Task description:
Keep every character as it is and output all of the records.

Recorded data:
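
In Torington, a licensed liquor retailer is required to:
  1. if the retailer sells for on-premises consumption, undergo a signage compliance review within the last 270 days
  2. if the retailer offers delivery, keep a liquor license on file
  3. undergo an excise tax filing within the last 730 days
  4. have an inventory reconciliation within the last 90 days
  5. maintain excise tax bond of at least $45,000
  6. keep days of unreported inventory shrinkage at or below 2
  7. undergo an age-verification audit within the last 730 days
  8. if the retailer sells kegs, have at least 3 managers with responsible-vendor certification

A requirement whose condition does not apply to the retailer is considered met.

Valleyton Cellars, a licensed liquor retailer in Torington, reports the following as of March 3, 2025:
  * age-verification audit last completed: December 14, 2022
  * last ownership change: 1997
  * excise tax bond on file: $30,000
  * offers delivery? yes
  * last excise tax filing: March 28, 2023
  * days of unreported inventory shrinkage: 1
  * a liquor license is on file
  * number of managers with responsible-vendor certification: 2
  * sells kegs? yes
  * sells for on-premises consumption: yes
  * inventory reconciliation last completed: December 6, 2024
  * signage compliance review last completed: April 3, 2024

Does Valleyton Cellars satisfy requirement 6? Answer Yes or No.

Yes

6. days of unreported inventory shrinkage 1 ≤ 2 → met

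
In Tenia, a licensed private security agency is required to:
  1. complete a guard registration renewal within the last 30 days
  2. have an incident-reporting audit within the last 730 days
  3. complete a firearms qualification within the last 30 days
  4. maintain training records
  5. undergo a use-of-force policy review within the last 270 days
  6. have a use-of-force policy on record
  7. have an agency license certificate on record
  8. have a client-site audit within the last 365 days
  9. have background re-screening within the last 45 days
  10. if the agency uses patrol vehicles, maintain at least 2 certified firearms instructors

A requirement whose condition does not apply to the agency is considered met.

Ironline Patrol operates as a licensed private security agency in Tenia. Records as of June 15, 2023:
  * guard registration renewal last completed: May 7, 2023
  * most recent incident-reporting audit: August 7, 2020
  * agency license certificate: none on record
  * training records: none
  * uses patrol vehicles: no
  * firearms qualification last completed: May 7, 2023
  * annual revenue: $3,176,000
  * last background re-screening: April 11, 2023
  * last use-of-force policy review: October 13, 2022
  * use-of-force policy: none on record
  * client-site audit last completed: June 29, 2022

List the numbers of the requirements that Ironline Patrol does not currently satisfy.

1, 2, 3, 4, 6, 7, 9

1. guard registration renewal 39 days ago vs limit 30 → not met
2. incident-reporting audit 1042 days ago vs limit 730 → not met
3. firearms qualification 39 days ago vs limit 30 → not met
4. training records absent → not met
5. use-of-force policy review 245 days ago vs limit 270 → met
6. use-of-force policy absent → not met
7. agency license certificate absent → not met
8. client-site audit 351 days ago vs limit 365 → met
9. background re-screening 65 days ago vs limit 45 → not met
10. condition 'uses patrol vehicles' does not hold → requirement n/a → met
Not met: 1, 2, 3, 4, 6, 7, 9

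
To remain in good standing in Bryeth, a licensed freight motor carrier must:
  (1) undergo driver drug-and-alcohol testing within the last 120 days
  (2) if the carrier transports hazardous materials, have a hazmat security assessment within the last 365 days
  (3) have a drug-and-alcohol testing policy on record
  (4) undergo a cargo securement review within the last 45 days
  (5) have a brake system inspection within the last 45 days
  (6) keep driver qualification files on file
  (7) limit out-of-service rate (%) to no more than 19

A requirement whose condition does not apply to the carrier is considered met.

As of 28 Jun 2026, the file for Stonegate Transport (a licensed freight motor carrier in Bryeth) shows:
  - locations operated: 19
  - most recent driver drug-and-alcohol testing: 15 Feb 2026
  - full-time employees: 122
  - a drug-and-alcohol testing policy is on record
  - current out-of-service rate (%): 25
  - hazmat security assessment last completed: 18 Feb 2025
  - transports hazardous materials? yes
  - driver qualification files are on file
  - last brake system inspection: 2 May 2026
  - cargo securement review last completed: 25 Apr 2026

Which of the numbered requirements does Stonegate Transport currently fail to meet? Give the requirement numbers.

1. driver drug-and-alcohol testing 133 days ago vs limit 120 → not met
2. condition 'transports hazardous materials' holds; hazmat security assessment 495 days ago vs limit 365 → not met
3. drug-and-alcohol testing policy present → met
4. cargo securement review 64 days ago vs limit 45 → not met
5. brake system inspection 57 days ago vs limit 45 → not met
6. driver qualification files present → met
7. out-of-service rate (%) 25 > 19 → not met
Not met: 1, 2, 4, 5, 7

1, 2, 4, 5, 7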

Exercise result:
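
In Torington, a licensed liquor retailer is required to:
  1. if the retailer sells for on-premises consumption, undergo a signage compliance review within the last 270 days
  2. if the retailer offers delivery, keep a liquor license on file
  3. undergo an excise tax filing within the last 730 days
  4. have an inventory reconciliation within the last 90 days
  5. maintain excise tax bond of at least $45,000
  6. keep days of unreported inventory shrinkage at or below 2
  7. undergo an age-verification audit within the last 730 days
  8. if the retailer sells kegs, have at least 3 managers with responsible-vendor certification

A requirement whose condition does not apply to the retailer is considered met.

Valleyton Cellars, a licensed liquor retailer in Torington, reports the following as of March 3, 2025:
  * age-verification audit last completed: December 14, 2022
  * last ownership change: 1997
  * excise tax bond on file: $30,000
  * offers delivery? yes
  * last excise tax filing: March 28, 2023
  * days of unreported inventory shrinkage: 1
  * a liquor license is on file
  * number of managers with responsible-vendor certification: 2
  * sells kegs? yes
  * sells for on-premises consumption: yes
  * inventory reconciliation last completed: December 6, 2024
  * signage compliance review last completed: April 3, 2024

Does Valleyton Cellars satisfy requirement 6? Answer Yes or No.

Yes

6. days of unreported inventory shrinkage 1 ≤ 2 → met

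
In Tenia, a licensed private security agency is required to:
  1. complete a guard registration renewal within the last 30 days
  2. have an incident-reporting audit within the last 730 days
  3. complete a firearms qualification within the last 30 days
  4. maintain training records
  5. undergo a use-of-force policy review within the last 270 days
  6. have a use-of-force policy on record
  7. have an agency license certificate on record
  8. have a client-site audit within the last 365 days
  9. have background re-screening within the last 45 days
  10. if the agency uses patrol vehicles, maintain at least 2 certified firearms instructors

A requirement whose condition does not apply to the agency is considered met.

Ironline Patrol operates as a licensed private security agency in Tenia. Records as of June 15, 2023:
  * guard registration renewal last completed: May 7, 2023
  * most recent incident-reporting audit: August 7, 2020
  * agency license certificate: none on record
  * training records: none
  * uses patrol vehicles: no
  * firearms qualification last completed: May 7, 2023
  * annual revenue: $3,176,000
  * last background re-screening: April 11, 2023
  * last use-of-force policy review: October 13, 2022
  * use-of-force policy: none on record
  * client-site audit last completed: June 29, 2022

List the numbers of the requirements that Ironline Patrol does not currently satisfy.

1, 2, 3, 4, 6, 7, 9

1. guard registration renewal 39 days ago vs limit 30 → not met
2. incident-reporting audit 1042 days ago vs limit 730 → not met
3. firearms qualification 39 days ago vs limit 30 → not met
4. training records absent → not met
5. use-of-force policy review 245 days ago vs limit 270 → met
6. use-of-force policy absent → not met
7. agency license certificate absent → not met
8. client-site audit 351 days ago vs limit 365 → met
9. background re-screening 65 days ago vs limit 45 → not met
10. condition 'uses patrol vehicles' does not hold → requirement n/a → met
Not met: 1, 2, 3, 4, 6, 7, 9

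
To remain in good standing in Bryeth, a licensed freight motor carrier must:
  (1) undergo driver drug-and-alcohol testing within the last 120 days
  (2) if the carrier transports hazardous materials, have a hazmat security assessment within the last 365 days
  (3) have a drug-and-alcohol testing policy on record
  (4) undergo a cargo securement review within the last 45 days
  (5) have a brake system inspection within the last 45 days
  (6) keep driver qualification files on file
  (7) limit out-of-service rate (%) to no more than 19

A requirement whose condition does not apply to the carrier is considered met.

As of 28 Jun 2026, the file for Stonegate Transport (a licensed freight motor carrier in Bryeth) shows:
  - locations operated: 19
  - most recent driver drug-and-alcohol testing: 15 Feb 2026
  - full-time employees: 122
  - a drug-and-alcohol testing policy is on record
  - current out-of-service rate (%): 25
  - hazmat security assessment last completed: 18 Feb 2025
  - transports hazardous materials? yes
  - driver qualification files are on file
  - last brake system inspection: 2 May 2026
  - cargo securement review last completed: 25 Apr 2026

Which of the numbered requirements does Stonegate Transport currently fail to meet? Give the requirement numbers.

1. driver drug-and-alcohol testing 133 days ago vs limit 120 → not met
2. condition 'transports hazardous materials' holds; hazmat security assessment 495 days ago vs limit 365 → not met
3. drug-and-alcohol testing policy present → met
4. cargo securement review 64 days ago vs limit 45 → not met
5. brake system inspection 57 days ago vs limit 45 → not met
6. driver qualification files present → met
7. out-of-service rate (%) 25 > 19 → not met
Not met: 1, 2, 4, 5, 7

1, 2, 4, 5, 7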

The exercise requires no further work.